WORK INSTRUCTIONS:
Output the data below in full, byte for byte. Nothing may differ.

* * *

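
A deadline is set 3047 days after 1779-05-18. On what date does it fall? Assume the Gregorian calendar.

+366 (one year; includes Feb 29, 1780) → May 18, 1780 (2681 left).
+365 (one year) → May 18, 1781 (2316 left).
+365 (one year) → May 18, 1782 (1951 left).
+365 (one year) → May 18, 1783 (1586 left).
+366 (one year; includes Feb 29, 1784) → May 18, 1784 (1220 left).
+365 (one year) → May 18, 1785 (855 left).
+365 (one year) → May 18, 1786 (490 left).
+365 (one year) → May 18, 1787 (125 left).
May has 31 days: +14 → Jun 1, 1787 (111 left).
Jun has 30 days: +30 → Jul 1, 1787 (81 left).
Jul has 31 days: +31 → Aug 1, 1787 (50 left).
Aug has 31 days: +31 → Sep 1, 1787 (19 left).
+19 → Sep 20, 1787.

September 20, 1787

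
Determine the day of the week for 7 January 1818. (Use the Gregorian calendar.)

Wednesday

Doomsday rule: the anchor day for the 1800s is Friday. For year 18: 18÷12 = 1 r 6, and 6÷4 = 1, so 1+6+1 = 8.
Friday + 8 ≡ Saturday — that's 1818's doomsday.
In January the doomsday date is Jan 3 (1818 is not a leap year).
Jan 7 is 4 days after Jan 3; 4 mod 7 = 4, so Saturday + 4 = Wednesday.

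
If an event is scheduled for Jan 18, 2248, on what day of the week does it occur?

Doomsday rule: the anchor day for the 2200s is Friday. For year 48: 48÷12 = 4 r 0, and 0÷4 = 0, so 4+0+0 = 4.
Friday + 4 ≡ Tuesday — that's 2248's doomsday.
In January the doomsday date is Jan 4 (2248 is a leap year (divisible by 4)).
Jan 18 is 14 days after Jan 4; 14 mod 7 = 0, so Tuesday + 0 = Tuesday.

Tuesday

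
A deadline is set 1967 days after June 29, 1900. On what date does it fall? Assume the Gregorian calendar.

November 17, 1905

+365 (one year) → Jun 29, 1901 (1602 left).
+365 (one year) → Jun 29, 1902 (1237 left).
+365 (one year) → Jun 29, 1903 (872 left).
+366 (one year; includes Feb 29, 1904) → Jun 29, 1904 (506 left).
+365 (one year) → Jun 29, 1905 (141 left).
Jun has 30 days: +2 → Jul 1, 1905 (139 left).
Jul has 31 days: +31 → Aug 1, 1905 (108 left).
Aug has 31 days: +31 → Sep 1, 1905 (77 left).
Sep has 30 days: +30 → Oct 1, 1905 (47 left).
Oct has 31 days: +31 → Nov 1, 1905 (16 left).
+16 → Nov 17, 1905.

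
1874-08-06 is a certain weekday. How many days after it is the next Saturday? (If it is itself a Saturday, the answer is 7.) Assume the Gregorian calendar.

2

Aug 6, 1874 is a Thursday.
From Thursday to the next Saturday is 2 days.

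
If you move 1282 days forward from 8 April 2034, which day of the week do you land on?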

* * *

REPLY:
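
A deadline is set 3047 days after 1779-05-18. On what date does it fall? Assume the Gregorian calendar.

+366 (one year; includes Feb 29, 1780) → May 18, 1780 (2681 left).
+365 (one year) → May 18, 1781 (2316 left).
+365 (one year) → May 18, 1782 (1951 left).
+365 (one year) → May 18, 1783 (1586 left).
+366 (one year; includes Feb 29, 1784) → May 18, 1784 (1220 left).
+365 (one year) → May 18, 1785 (855 left).
+365 (one year) → May 18, 1786 (490 left).
+365 (one year) → May 18, 1787 (125 left).
May has 31 days: +14 → Jun 1, 1787 (111 left).
Jun has 30 days: +30 → Jul 1, 1787 (81 left).
Jul has 31 days: +31 → Aug 1, 1787 (50 left).
Aug has 31 days: +31 → Sep 1, 1787 (19 left).
+19 → Sep 20, 1787.

September 20, 1787

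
Determine the day of the week for 7 January 1818. (Use the Gregorian calendar.)

Wednesday

Doomsday rule: the anchor day for the 1800s is Friday. For year 18: 18÷12 = 1 r 6, and 6÷4 = 1, so 1+6+1 = 8.
Friday + 8 ≡ Saturday — that's 1818's doomsday.
In January the doomsday date is Jan 3 (1818 is not a leap year).
Jan 7 is 4 days after Jan 3; 4 mod 7 = 4, so Saturday + 4 = Wednesday.

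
If an event is scheduled for Jan 18, 2248, on what day of the week does it occur?

Doomsday rule: the anchor day for the 2200s is Friday. For year 48: 48÷12 = 4 r 0, and 0÷4 = 0, so 4+0+0 = 4.
Friday + 4 ≡ Tuesday — that's 2248's doomsday.
In January the doomsday date is Jan 4 (2248 is a leap year (divisible by 4)).
Jan 18 is 14 days after Jan 4; 14 mod 7 = 0, so Tuesday + 0 = Tuesday.

Tuesday

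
A deadline is set 1967 days after June 29, 1900. On what date does it fall? Assume the Gregorian calendar.

November 17, 1905

+365 (one year) → Jun 29, 1901 (1602 left).
+365 (one year) → Jun 29, 1902 (1237 left).
+365 (one year) → Jun 29, 1903 (872 left).
+366 (one year; includes Feb 29, 1904) → Jun 29, 1904 (506 left).
+365 (one year) → Jun 29, 1905 (141 left).
Jun has 30 days: +2 → Jul 1, 1905 (139 left).
Jul has 31 days: +31 → Aug 1, 1905 (108 left).
Aug has 31 days: +31 → Sep 1, 1905 (77 left).
Sep has 30 days: +30 → Oct 1, 1905 (47 left).
Oct has 31 days: +31 → Nov 1, 1905 (16 left).
+16 → Nov 17, 1905.

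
1874-08-06 is a certain weekday. How many days after it is the next Saturday? (If it is itself a Saturday, the answer is 7.) Assume the Gregorian calendar.

2

Aug 6, 1874 is a Thursday.
From Thursday to the next Saturday is 2 days.

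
If you move 1282 days forward from 8 April 2034, which day of the week do you land on?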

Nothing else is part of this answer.